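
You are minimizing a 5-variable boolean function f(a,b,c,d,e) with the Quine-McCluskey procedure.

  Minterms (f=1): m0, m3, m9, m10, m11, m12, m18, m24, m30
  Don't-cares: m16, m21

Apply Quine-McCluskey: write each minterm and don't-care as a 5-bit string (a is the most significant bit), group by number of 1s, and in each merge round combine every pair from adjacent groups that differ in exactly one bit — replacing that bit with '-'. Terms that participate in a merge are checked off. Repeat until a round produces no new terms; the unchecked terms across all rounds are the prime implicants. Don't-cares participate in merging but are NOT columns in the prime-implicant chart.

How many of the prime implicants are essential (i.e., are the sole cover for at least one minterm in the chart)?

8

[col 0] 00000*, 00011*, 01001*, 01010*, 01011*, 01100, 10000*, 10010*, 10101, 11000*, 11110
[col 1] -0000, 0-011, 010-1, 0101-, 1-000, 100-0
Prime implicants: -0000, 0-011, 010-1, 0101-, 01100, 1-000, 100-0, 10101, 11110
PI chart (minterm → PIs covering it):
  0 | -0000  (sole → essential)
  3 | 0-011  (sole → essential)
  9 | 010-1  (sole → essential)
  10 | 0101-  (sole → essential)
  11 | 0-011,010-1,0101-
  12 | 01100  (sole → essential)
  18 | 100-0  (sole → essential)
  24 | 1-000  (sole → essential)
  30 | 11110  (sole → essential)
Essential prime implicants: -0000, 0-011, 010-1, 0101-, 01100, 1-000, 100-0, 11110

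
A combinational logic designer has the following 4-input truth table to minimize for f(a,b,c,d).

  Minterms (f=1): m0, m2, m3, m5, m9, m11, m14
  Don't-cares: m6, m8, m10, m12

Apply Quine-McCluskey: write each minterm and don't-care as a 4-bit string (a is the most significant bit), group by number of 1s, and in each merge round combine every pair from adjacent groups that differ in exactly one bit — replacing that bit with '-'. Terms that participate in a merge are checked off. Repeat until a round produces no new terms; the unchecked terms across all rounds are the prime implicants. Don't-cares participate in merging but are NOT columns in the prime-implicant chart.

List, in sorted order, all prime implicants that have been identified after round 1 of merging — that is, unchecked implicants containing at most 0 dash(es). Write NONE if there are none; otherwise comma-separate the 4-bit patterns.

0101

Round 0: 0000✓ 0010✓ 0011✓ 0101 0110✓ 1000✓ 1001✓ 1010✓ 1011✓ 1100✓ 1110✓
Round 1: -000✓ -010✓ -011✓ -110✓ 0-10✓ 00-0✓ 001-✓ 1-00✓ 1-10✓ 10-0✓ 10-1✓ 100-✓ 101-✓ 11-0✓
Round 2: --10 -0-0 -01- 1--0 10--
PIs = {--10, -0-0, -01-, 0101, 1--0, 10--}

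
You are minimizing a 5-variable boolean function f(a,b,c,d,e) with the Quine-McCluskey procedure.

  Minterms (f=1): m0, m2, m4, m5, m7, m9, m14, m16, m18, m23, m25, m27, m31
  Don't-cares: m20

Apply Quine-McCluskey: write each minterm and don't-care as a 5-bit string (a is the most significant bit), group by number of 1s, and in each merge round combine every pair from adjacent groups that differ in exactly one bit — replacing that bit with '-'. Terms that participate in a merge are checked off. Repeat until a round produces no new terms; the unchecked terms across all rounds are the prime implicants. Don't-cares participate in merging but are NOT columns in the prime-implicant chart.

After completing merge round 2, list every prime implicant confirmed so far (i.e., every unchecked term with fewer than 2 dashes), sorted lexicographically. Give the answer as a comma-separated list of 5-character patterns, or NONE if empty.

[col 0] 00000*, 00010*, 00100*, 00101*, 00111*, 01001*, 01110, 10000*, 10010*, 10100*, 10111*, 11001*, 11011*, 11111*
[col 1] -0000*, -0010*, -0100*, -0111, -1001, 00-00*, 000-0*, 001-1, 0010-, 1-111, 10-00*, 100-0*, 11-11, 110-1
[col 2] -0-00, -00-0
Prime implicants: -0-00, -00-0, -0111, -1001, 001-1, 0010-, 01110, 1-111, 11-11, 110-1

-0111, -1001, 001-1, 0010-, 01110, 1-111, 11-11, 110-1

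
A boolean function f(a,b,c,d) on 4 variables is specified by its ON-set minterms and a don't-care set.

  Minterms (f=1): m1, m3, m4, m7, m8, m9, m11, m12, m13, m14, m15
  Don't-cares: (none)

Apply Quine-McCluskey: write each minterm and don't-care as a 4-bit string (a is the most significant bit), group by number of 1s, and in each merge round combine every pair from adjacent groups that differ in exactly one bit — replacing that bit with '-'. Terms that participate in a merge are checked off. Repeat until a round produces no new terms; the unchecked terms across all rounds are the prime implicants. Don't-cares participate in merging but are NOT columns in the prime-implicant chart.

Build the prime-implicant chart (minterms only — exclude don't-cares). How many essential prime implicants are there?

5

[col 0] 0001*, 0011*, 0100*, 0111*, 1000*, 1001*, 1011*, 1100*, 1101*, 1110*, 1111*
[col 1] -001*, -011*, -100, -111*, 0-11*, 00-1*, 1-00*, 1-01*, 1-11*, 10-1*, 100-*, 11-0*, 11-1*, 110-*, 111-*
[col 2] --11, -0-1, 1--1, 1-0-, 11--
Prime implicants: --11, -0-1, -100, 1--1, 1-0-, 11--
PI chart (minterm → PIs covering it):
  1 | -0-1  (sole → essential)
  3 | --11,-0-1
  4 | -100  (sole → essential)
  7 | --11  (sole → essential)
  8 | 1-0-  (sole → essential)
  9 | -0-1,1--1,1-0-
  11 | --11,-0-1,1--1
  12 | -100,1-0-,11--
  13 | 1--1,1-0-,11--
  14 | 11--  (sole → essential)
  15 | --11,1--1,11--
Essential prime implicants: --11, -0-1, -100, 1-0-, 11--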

════════════════

**Exercise description**
What you return must match the data above character for character.

**Solution to this exercise**
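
You are minimizing a 5-variable boolean function f(a,b,c,d,e) with the Quine-McCluskey procedure.

  Minterms (f=1): m0, m3, m9, m10, m11, m12, m18, m24, m30
  Don't-cares: m16, m21

Apply Quine-McCluskey: write each minterm and don't-care as a 5-bit string (a is the most significant bit), group by number of 1s, and in each merge round combine every pair from adjacent groups that differ in exactly one bit — replacing that bit with '-'. Terms that participate in a merge are checked off. Repeat until a round produces no new terms; the unchecked terms across all rounds are the prime implicants. Don't-cares participate in merging but are NOT columns in the prime-implicant chart.

How many of the prime implicants are essential (i.e., are the sole cover for at least one minterm in the chart)?

8

[col 0] 00000*, 00011*, 01001*, 01010*, 01011*, 01100, 10000*, 10010*, 10101, 11000*, 11110
[col 1] -0000, 0-011, 010-1, 0101-, 1-000, 100-0
Prime implicants: -0000, 0-011, 010-1, 0101-, 01100, 1-000, 100-0, 10101, 11110
PI chart (minterm → PIs covering it):
  0 | -0000  (sole → essential)
  3 | 0-011  (sole → essential)
  9 | 010-1  (sole → essential)
  10 | 0101-  (sole → essential)
  11 | 0-011,010-1,0101-
  12 | 01100  (sole → essential)
  18 | 100-0  (sole → essential)
  24 | 1-000  (sole → essential)
  30 | 11110  (sole → essential)
Essential prime implicants: -0000, 0-011, 010-1, 0101-, 01100, 1-000, 100-0, 11110

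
A combinational logic designer has the following 4-input truth table to minimize for f(a,b,c,d).

  Minterms (f=1): m0, m2, m3, m5, m9, m11, m14
  Don't-cares: m6, m8, m10, m12

Apply Quine-McCluskey: write each minterm and don't-care as a 4-bit string (a is the most significant bit), group by number of 1s, and in each merge round combine every pair from adjacent groups that differ in exactly one bit — replacing that bit with '-'. Terms that participate in a merge are checked off. Repeat until a round produces no new terms; the unchecked terms across all rounds are the prime implicants. Don't-cares participate in merging but are NOT columns in the prime-implicant chart.

List, in sorted order, all prime implicants that have been identified after round 1 of merging — that is, unchecked implicants containing at most 0 dash(es). Write NONE if there are none; otherwise comma-separate the 4-bit patterns.

0101

Round 0: 0000✓ 0010✓ 0011✓ 0101 0110✓ 1000✓ 1001✓ 1010✓ 1011✓ 1100✓ 1110✓
Round 1: -000✓ -010✓ -011✓ -110✓ 0-10✓ 00-0✓ 001-✓ 1-00✓ 1-10✓ 10-0✓ 10-1✓ 100-✓ 101-✓ 11-0✓
Round 2: --10 -0-0 -01- 1--0 10--
PIs = {--10, -0-0, -01-, 0101, 1--0, 10--}

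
You are minimizing a 5-variable boolean function f(a,b,c,d,e) with the Quine-McCluskey procedure.

  Minterms (f=1): m0, m2, m4, m5, m7, m9, m14, m16, m18, m23, m25, m27, m31
  Don't-cares: m20

Apply Quine-McCluskey: write each minterm and don't-care as a 5-bit string (a is the most significant bit), group by number of 1s, and in each merge round combine every pair from adjacent groups that differ in exactly one bit — replacing that bit with '-'. Terms that participate in a merge are checked off. Repeat until a round produces no new terms; the unchecked terms across all rounds are the prime implicants. Don't-cares participate in merging but are NOT columns in the prime-implicant chart.

After completing merge round 2, list every prime implicant confirmed so far (i.e., every unchecked term with fewer than 2 dashes), sorted lexicographically. Give the answer as a comma-separated list of 5-character patterns, or NONE if empty.

[col 0] 00000*, 00010*, 00100*, 00101*, 00111*, 01001*, 01110, 10000*, 10010*, 10100*, 10111*, 11001*, 11011*, 11111*
[col 1] -0000*, -0010*, -0100*, -0111, -1001, 00-00*, 000-0*, 001-1, 0010-, 1-111, 10-00*, 100-0*, 11-11, 110-1
[col 2] -0-00, -00-0
Prime implicants: -0-00, -00-0, -0111, -1001, 001-1, 0010-, 01110, 1-111, 11-11, 110-1

-0111, -1001, 001-1, 0010-, 01110, 1-111, 11-11, 110-1

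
A boolean function f(a,b,c,d) on 4 variables is specified by its ON-set minterms and a don't-care set.

  Minterms (f=1): m1, m3, m4, m7, m8, m9, m11, m12, m13, m14, m15
  Don't-cares: (none)

Apply Quine-McCluskey: write each minterm and don't-care as a 4-bit string (a is the most significant bit), group by number of 1s, and in each merge round combine every pair from adjacent groups that differ in exactly one bit — replacing that bit with '-'. Terms that participate in a merge are checked off. Repeat until a round produces no new terms; the unchecked terms across all rounds are the prime implicants. Don't-cares participate in merging but are NOT columns in the prime-implicant chart.

Build the prime-implicant chart (minterms only — exclude don't-cares). How many essential prime implicants are there?

5

[col 0] 0001*, 0011*, 0100*, 0111*, 1000*, 1001*, 1011*, 1100*, 1101*, 1110*, 1111*
[col 1] -001*, -011*, -100, -111*, 0-11*, 00-1*, 1-00*, 1-01*, 1-11*, 10-1*, 100-*, 11-0*, 11-1*, 110-*, 111-*
[col 2] --11, -0-1, 1--1, 1-0-, 11--
Prime implicants: --11, -0-1, -100, 1--1, 1-0-, 11--
PI chart (minterm → PIs covering it):
  1 | -0-1  (sole → essential)
  3 | --11,-0-1
  4 | -100  (sole → essential)
  7 | --11  (sole → essential)
  8 | 1-0-  (sole → essential)
  9 | -0-1,1--1,1-0-
  11 | --11,-0-1,1--1
  12 | -100,1-0-,11--
  13 | 1--1,1-0-,11--
  14 | 11--  (sole → essential)
  15 | --11,1--1,11--
Essential prime implicants: --11, -0-1, -100, 1-0-, 11--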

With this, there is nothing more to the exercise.